(Beginning of Records for the exercise)

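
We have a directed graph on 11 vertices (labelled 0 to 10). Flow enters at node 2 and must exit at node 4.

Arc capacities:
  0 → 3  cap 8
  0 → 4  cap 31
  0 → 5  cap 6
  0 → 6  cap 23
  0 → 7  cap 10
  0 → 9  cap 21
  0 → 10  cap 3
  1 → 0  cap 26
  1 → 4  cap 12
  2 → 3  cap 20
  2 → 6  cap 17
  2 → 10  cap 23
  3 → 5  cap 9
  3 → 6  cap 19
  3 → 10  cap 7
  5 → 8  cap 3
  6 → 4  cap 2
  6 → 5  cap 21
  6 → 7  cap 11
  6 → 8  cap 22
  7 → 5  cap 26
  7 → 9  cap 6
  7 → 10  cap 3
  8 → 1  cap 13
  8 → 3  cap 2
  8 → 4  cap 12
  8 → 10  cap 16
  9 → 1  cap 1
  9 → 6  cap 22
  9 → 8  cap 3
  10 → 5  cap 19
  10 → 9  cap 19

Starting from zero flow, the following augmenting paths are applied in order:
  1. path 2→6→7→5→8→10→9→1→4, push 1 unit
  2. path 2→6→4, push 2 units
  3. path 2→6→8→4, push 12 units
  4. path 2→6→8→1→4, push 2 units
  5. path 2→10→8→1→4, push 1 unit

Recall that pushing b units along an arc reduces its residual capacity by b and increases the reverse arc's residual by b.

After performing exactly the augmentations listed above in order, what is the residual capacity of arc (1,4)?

after path 1 (2→6→7→5→8→10→9→1→4, push 1): res(1,4)=11
after path 2 (2→6→4, push 2): res(1,4)=11
after path 3 (2→6→8→4, push 12): res(1,4)=11
after path 4 (2→6→8→1→4, push 2): res(1,4)=9
after path 5 (2→10→8→1→4, push 1): res(1,4)=8

Residual capacity of (1,4): 8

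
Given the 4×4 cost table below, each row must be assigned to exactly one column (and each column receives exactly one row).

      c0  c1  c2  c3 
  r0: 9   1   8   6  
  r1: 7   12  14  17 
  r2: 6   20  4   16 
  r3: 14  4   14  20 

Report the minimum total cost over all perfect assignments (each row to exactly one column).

optimal assignment: row0→col3 (cost 6), row1→col0 (cost 7), row2→col2 (cost 4), row3→col1 (cost 4)
total = 6 + 7 + 4 + 4 = 21

Minimum assignment cost: 21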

(End of Records for the exercise)

The task
Since only the number is needed, state how many lines of the listing contain the word "must".

Written response
2